**Instructions for the task:** Please transcribe, exactly and only, the lines of the records below from the one holding "Tenant 8: Site" to the very end.

**Records for this exercise:**
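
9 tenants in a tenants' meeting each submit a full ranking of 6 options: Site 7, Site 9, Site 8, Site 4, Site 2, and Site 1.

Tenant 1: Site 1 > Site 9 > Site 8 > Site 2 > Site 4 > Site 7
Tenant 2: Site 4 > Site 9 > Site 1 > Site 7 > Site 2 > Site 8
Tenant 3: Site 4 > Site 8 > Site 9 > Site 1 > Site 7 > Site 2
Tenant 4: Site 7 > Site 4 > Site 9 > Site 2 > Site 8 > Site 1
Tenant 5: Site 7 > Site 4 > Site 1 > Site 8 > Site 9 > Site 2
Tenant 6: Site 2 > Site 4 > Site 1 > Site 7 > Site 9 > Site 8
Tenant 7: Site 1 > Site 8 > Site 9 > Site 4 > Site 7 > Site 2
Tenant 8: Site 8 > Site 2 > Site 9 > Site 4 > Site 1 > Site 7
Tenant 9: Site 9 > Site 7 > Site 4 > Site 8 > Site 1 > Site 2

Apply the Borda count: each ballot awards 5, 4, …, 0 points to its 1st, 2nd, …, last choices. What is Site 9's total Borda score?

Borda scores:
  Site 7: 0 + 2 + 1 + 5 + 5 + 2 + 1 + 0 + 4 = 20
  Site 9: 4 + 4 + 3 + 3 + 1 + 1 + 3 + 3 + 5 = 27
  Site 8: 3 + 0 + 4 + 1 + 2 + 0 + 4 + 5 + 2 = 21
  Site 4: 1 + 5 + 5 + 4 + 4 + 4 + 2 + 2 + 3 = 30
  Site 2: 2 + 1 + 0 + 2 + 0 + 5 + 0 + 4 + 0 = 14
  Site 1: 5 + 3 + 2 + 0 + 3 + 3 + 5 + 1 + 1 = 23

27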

**Solution for this task:**
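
Tenant 8: Site 8 > Site 2 > Site 9 > Site 4 > Site 1 > Site 7
Tenant 9: Site 9 > Site 7 > Site 4 > Site 8 > Site 1 > Site 2

Apply the Borda count: each ballot awards 5, 4, …, 0 points to its 1st, 2nd, …, last choices. What is Site 9's total Borda score?

Borda scores:
  Site 7: 0 + 2 + 1 + 5 + 5 + 2 + 1 + 0 + 4 = 20
  Site 9: 4 + 4 + 3 + 3 + 1 + 1 + 3 + 3 + 5 = 27
  Site 8: 3 + 0 + 4 + 1 + 2 + 0 + 4 + 5 + 2 = 21
  Site 4: 1 + 5 + 5 + 4 + 4 + 4 + 2 + 2 + 3 = 30
  Site 2: 2 + 1 + 0 + 2 + 0 + 5 + 0 + 4 + 0 = 14
  Site 1: 5 + 3 + 2 + 0 + 3 + 3 + 5 + 1 + 1 = 23

27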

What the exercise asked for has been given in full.